**What to do:** Collect the lines of the entries where "below" shows up.

**Information given:**
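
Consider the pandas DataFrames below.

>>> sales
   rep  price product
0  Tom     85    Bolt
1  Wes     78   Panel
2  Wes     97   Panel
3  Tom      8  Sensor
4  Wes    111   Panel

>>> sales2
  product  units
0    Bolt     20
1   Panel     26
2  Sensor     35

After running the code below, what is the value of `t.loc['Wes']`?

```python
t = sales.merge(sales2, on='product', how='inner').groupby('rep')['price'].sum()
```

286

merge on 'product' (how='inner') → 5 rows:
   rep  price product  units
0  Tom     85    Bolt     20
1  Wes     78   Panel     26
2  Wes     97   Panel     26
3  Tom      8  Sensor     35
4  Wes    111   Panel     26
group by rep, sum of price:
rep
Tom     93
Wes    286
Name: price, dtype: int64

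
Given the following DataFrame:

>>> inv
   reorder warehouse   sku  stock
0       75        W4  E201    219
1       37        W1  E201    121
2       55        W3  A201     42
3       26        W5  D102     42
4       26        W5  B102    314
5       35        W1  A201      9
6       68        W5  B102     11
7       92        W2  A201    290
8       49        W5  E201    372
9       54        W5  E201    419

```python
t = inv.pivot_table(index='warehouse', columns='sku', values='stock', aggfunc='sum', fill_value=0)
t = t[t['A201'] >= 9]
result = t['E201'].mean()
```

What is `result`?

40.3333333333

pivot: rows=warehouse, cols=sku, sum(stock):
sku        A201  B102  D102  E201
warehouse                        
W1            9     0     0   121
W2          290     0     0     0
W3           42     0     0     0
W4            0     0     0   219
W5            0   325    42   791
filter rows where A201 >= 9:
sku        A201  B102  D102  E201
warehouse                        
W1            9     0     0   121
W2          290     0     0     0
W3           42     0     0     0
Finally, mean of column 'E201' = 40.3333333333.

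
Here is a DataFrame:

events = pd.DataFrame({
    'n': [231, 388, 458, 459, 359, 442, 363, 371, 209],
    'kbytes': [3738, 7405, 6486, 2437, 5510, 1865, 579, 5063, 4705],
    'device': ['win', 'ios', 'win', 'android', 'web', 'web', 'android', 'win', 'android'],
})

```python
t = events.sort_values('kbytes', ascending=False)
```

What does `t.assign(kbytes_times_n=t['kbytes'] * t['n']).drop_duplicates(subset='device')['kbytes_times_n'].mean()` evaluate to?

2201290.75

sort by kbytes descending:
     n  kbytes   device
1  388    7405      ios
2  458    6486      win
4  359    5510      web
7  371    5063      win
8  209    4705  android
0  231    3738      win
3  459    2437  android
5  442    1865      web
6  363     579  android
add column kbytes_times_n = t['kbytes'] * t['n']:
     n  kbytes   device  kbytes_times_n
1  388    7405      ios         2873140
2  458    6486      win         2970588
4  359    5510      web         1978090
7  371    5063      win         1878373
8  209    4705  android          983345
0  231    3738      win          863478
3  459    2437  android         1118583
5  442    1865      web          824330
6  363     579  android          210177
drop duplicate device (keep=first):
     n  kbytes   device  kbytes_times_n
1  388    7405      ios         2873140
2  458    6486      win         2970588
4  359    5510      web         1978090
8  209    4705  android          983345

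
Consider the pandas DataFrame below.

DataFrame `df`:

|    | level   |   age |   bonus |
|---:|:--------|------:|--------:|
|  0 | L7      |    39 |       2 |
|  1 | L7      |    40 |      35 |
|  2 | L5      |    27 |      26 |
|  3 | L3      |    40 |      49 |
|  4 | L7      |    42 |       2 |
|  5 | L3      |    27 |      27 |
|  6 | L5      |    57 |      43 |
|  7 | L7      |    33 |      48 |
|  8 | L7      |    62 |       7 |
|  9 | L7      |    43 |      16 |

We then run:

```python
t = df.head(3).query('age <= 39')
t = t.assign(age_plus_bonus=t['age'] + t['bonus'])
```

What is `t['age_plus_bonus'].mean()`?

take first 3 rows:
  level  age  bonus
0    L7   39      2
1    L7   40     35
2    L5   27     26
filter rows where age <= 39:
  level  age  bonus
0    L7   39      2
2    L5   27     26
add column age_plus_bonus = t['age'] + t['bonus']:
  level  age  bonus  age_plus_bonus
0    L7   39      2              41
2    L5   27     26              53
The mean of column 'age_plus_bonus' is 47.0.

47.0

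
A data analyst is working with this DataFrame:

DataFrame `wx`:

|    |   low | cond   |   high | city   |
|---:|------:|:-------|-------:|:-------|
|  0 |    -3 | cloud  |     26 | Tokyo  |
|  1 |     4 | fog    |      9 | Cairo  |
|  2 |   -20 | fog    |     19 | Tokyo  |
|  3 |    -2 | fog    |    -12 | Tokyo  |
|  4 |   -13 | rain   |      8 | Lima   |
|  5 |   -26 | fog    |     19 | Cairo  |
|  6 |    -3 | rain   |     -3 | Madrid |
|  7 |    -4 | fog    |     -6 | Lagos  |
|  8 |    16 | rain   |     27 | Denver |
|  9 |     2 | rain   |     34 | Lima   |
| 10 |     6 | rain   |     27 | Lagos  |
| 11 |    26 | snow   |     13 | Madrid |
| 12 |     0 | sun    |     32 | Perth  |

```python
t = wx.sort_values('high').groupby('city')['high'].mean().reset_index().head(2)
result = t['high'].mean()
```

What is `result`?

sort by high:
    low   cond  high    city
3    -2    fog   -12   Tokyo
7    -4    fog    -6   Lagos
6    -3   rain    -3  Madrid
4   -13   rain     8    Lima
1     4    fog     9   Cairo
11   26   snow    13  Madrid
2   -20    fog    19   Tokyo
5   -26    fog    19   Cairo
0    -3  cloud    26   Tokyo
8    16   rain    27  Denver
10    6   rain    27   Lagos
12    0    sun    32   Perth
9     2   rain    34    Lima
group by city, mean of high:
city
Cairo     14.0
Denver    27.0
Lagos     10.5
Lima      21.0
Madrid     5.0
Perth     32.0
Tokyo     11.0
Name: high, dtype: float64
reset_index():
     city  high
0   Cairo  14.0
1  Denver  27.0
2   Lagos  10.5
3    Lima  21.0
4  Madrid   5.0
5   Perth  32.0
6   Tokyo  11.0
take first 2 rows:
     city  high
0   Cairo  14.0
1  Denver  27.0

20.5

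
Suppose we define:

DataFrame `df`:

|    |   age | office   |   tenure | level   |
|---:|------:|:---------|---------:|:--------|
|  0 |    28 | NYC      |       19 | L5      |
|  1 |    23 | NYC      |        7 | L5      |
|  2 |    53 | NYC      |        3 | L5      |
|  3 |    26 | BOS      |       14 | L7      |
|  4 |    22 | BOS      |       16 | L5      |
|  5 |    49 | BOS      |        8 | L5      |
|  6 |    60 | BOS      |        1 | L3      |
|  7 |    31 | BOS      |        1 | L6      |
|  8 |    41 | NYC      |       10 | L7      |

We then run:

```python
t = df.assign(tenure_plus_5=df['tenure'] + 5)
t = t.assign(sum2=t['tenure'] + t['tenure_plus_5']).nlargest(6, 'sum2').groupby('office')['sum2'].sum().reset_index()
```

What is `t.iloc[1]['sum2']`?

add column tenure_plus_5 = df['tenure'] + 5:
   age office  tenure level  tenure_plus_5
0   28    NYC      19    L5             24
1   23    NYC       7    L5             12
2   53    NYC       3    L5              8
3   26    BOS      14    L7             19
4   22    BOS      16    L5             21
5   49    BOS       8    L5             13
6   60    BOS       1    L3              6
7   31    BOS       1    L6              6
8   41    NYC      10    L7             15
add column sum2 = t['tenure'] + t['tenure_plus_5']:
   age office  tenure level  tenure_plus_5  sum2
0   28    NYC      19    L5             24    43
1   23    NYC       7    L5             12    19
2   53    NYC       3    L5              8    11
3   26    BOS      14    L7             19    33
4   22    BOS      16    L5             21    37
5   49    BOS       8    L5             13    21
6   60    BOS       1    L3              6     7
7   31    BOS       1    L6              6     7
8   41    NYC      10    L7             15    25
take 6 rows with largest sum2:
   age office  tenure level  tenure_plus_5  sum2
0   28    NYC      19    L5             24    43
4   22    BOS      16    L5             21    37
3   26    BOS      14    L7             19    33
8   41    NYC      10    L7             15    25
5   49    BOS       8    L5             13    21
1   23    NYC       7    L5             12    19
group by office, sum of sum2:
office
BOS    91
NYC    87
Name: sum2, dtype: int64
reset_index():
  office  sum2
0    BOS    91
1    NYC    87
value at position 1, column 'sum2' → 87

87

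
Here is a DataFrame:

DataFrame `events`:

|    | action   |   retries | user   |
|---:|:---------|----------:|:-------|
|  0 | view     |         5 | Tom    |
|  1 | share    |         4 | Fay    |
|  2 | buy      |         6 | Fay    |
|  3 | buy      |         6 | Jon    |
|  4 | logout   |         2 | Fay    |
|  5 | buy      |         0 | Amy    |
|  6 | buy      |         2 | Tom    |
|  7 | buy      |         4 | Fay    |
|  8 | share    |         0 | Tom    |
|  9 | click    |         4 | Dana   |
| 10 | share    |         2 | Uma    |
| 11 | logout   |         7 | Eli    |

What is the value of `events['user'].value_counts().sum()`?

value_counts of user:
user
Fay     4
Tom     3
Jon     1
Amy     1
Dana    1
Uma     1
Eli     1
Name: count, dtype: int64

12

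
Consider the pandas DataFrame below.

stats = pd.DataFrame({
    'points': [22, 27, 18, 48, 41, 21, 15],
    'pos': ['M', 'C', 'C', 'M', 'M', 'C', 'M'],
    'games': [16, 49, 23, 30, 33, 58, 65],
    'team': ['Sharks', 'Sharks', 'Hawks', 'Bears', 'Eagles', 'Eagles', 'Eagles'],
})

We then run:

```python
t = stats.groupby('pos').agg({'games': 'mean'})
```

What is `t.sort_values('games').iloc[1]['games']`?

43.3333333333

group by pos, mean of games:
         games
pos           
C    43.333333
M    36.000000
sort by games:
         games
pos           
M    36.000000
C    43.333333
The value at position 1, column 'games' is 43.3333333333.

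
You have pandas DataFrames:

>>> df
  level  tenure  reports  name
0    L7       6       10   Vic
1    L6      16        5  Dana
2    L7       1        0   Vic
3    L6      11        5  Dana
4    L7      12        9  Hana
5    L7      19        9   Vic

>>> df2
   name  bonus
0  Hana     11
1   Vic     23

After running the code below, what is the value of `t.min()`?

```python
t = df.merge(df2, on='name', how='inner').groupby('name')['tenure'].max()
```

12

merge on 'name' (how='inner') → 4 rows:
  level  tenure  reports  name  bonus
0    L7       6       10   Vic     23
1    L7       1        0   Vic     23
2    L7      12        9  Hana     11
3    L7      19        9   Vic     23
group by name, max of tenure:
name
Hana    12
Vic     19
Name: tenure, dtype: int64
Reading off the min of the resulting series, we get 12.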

**Result of this task:**
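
Consider the pandas DataFrames below.
After running the code below, what is the value of `t.loc['Wes']`?
Consider the pandas DataFrame below.
Consider the pandas DataFrame below.
After running the code below, what is the value of `t.min()`?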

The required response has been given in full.